Exercise directions: When the line with "clause 17: ~p6 | ~p3 | ~p1" appears below, start repeating lines exactly, and keep going through the line with "Assign truth values"; add nothing outside that span.

+++ Data extract +++

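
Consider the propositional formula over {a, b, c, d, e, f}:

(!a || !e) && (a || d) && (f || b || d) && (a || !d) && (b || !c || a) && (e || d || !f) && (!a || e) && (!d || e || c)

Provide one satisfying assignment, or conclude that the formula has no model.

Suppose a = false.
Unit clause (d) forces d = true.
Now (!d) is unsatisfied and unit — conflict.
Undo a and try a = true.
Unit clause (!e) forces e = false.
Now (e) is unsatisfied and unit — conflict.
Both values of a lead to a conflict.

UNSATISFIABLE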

+++
+++ Data extract +++

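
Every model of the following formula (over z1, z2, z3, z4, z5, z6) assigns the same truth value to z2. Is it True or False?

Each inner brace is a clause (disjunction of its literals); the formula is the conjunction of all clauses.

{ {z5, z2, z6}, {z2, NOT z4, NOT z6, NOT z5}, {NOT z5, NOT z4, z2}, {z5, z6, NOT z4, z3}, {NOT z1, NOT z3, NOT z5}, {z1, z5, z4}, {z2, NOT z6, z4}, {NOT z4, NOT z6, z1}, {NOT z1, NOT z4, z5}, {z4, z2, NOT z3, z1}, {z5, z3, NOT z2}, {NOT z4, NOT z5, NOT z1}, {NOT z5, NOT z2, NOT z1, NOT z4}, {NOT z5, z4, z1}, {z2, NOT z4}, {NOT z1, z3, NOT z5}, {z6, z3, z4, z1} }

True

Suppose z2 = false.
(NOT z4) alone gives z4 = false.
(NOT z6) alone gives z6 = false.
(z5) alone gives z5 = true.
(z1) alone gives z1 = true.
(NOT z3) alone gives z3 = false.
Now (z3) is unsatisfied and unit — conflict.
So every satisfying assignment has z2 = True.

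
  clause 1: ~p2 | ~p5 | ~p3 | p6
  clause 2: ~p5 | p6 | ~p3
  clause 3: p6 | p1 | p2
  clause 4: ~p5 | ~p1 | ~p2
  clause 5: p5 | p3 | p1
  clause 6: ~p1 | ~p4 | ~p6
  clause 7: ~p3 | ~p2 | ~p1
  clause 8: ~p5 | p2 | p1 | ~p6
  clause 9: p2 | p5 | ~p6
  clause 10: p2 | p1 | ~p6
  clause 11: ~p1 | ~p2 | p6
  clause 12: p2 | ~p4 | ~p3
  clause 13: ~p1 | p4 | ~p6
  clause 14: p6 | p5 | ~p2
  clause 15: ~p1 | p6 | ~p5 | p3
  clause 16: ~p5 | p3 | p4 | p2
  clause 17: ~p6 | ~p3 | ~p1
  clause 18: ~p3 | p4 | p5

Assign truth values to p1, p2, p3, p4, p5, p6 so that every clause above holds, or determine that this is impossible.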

+++

Reply:
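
  clause 17: ~p6 | ~p3 | ~p1
  clause 18: ~p3 | p4 | p5

Assign truth values to p1, p2, p3, p4, p5, p6 so that every clause above holds, or determine that this is impossible.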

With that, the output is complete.